* [Prompt] Only an exact copy of the lines beginning at the one that contains "Step 1: A sequence" and ending at the last line of the records below counts as the answer.
--- Dataset records Enclosed Below ---
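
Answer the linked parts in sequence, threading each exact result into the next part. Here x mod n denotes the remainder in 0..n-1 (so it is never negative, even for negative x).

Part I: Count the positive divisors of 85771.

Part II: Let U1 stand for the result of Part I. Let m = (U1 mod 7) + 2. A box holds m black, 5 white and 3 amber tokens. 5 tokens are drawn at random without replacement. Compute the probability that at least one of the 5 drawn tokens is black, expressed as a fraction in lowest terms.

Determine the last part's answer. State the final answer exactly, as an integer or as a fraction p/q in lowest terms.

Part I: 85771 = 7 * 12253; number of divisors = (1+1) * (1+1) = 4; answer 4
Part II: U1 = 4; m = 6; total draws C(14,5) = 2002; complement C(8,5) = 56; favorable 2002 - 56 = 1946; P = 139/143; answer 139/143

139/143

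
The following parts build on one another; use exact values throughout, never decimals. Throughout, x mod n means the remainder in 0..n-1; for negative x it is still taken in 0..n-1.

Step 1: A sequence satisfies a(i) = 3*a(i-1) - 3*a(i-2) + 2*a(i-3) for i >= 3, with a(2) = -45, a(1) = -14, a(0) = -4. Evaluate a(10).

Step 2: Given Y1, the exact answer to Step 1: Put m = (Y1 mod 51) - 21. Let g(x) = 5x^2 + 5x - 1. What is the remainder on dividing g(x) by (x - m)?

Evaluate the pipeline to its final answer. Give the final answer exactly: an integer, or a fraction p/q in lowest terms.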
--- End of Enclosed Dataset records ---
* [Solved problem]
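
Step 1: A sequence satisfies a(i) = 3*a(i-1) - 3*a(i-2) + 2*a(i-3) for i >= 3, with a(2) = -45, a(1) = -14, a(0) = -4. Evaluate a(10).

Step 2: Given Y1, the exact answer to Step 1: Put m = (Y1 mod 51) - 21. Let g(x) = 5x^2 + 5x - 1. What is the remainder on dividing g(x) by (x - m)?

Evaluate the pipeline to its final answer. Give the final answer exactly: an integer, or a fraction p/q in lowest terms.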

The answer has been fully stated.